Your objective → Copy out exactly every line from the line containing "(0.55% per month)." until the records below end, inclusive of both boundary lines.

Record set →
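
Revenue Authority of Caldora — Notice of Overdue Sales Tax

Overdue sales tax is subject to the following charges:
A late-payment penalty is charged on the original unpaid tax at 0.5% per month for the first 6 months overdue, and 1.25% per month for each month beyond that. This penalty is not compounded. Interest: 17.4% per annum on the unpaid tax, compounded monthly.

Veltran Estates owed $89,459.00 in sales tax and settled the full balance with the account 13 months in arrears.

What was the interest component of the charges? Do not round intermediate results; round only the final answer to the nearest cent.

Interest (17.4%/yr ÷ 12 = 1.45%/month): $89,459.00 × ((1 + 0.0145)^13 − 1) = $18,411.0070…

$18,411.01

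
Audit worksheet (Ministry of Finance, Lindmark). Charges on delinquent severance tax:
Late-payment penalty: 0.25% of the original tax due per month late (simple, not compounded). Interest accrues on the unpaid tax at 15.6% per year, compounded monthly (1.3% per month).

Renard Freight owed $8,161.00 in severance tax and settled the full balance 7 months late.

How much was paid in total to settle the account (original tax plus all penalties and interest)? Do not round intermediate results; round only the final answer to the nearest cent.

Late-payment penalty: 7 × 0.25% × $8,161.00 = $142.82…
Interest: $8,161.00 × ((1 + 0.013)^7 − 1) = $8,161.00 × 0.0946269… = $772.2502…
Total = $8,161.00 + $142.8175 + $772.2502… = $9,076.07

$9,076.07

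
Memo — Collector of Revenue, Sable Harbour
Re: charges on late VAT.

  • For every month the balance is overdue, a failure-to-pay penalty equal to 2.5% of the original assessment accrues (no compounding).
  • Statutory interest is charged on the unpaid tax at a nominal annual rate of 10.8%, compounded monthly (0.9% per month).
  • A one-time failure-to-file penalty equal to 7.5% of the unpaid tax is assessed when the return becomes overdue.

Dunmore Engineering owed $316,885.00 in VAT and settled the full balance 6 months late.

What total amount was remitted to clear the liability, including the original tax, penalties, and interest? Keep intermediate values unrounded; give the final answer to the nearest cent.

$405,685.58

Failure-to-file penalty: 7.5% × $316,885.00 = $23,766.38…
Failure-to-pay penalty = 2.5% × $316,885.00 × 6 mo = $47,532.75
Interest: $316,885.00 × ((1 + 0.009)^6 − 1) = $316,885.00 × 0.0552297… = $17,501.4568…
Total = $316,885.00 + $71,299.1250 + $17,501.4568… = $405,685.58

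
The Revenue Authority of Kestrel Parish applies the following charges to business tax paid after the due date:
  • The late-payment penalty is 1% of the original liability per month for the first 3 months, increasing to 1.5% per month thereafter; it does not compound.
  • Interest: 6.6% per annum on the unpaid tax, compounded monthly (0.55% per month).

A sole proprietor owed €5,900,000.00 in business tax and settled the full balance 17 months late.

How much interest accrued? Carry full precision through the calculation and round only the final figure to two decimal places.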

Exercise answer →
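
  • Interest: 6.6% per annum on the unpaid tax, compounded monthly (0.55% per month).

A sole proprietor owed €5,900,000.00 in business tax and settled the full balance 17 months late.

How much interest accrued? Carry full precision through the calculation and round only the final figure to two decimal places.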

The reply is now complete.